• _Task to complete_:
Using the entries that follow, write out the line containing "Voter 4: Eli, Ana, Chen, Dana, Ben", the line containing "Dover > Elmhurst", and every line between them, exactly and nothing else.

• _Input material_:
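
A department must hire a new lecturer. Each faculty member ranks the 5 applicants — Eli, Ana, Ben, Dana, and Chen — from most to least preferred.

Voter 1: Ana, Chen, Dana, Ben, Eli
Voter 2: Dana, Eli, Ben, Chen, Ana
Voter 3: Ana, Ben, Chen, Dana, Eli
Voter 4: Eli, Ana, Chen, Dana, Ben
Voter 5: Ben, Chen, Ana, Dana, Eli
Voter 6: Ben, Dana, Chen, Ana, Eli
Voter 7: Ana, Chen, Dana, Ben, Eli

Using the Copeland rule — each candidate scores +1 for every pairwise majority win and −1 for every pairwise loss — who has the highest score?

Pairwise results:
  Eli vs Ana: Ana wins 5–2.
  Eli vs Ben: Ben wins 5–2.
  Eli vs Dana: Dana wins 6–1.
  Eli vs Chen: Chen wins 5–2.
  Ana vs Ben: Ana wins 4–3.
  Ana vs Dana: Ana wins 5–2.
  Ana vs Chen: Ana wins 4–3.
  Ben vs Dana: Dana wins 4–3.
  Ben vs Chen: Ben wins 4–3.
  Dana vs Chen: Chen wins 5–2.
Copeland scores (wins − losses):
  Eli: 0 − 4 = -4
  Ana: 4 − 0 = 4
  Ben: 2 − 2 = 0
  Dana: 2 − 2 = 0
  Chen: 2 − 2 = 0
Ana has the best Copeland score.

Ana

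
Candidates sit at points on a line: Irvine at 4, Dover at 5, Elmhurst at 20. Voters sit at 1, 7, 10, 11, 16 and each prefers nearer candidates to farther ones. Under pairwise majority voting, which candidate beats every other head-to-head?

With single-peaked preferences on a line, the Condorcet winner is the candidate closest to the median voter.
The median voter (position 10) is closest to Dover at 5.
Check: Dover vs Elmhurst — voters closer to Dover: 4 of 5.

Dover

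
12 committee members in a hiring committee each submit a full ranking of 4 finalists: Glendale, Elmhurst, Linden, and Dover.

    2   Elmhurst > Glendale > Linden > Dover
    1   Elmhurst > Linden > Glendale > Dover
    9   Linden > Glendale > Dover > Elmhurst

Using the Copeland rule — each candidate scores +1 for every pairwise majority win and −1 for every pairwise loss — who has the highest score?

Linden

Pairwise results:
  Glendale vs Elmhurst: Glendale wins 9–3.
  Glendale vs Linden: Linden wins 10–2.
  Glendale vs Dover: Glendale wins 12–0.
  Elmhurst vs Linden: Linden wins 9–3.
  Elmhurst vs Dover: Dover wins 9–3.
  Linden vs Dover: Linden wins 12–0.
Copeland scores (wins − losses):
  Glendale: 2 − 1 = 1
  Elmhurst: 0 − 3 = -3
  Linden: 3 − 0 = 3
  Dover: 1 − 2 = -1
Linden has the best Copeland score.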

---

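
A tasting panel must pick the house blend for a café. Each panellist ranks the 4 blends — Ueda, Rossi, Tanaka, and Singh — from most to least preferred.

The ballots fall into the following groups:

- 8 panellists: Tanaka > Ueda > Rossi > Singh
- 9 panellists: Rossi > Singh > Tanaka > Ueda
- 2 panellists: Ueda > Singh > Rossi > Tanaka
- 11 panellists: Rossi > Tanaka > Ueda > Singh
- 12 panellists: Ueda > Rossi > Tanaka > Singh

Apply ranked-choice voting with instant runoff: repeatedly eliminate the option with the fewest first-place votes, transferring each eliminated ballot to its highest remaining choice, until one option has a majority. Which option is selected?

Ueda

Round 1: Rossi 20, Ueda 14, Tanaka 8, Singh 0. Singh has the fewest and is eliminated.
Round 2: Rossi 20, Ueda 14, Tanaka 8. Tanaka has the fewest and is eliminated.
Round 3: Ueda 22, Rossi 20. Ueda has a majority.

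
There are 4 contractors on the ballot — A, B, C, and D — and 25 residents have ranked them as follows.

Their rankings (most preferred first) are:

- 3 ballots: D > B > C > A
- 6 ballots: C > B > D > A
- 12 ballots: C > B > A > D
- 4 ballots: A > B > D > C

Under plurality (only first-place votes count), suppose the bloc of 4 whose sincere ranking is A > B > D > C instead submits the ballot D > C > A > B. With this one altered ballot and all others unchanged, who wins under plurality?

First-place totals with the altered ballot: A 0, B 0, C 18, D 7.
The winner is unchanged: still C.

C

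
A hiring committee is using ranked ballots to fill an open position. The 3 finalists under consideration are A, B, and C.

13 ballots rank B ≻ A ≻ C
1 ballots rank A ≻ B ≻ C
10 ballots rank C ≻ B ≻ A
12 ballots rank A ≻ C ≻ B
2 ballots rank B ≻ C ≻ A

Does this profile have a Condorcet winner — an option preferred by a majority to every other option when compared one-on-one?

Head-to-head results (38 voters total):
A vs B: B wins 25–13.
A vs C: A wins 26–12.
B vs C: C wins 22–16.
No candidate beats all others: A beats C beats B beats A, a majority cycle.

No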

• _Solution_:
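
Voter 4: Eli, Ana, Chen, Dana, Ben
Voter 5: Ben, Chen, Ana, Dana, Eli
Voter 6: Ben, Dana, Chen, Ana, Eli
Voter 7: Ana, Chen, Dana, Ben, Eli

Using the Copeland rule — each candidate scores +1 for every pairwise majority win and −1 for every pairwise loss — who has the highest score?

Pairwise results:
  Eli vs Ana: Ana wins 5–2.
  Eli vs Ben: Ben wins 5–2.
  Eli vs Dana: Dana wins 6–1.
  Eli vs Chen: Chen wins 5–2.
  Ana vs Ben: Ana wins 4–3.
  Ana vs Dana: Ana wins 5–2.
  Ana vs Chen: Ana wins 4–3.
  Ben vs Dana: Dana wins 4–3.
  Ben vs Chen: Ben wins 4–3.
  Dana vs Chen: Chen wins 5–2.
Copeland scores (wins − losses):
  Eli: 0 − 4 = -4
  Ana: 4 − 0 = 4
  Ben: 2 − 2 = 0
  Dana: 2 − 2 = 0
  Chen: 2 − 2 = 0
Ana has the best Copeland score.

Ana

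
Candidates sit at points on a line: Irvine at 4, Dover at 5, Elmhurst at 20. Voters sit at 1, 7, 10, 11, 16 and each prefers nearer candidates to farther ones. Under pairwise majority voting, which candidate beats every other head-to-head?

With single-peaked preferences on a line, the Condorcet winner is the candidate closest to the median voter.
The median voter (position 10) is closest to Dover at 5.
Check: Dover vs Elmhurst — voters closer to Dover: 4 of 5.

Dover

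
12 committee members in a hiring committee each submit a full ranking of 4 finalists: Glendale, Elmhurst, Linden, and Dover.

    2   Elmhurst > Glendale > Linden > Dover
    1   Elmhurst > Linden > Glendale > Dover
    9   Linden > Glendale > Dover > Elmhurst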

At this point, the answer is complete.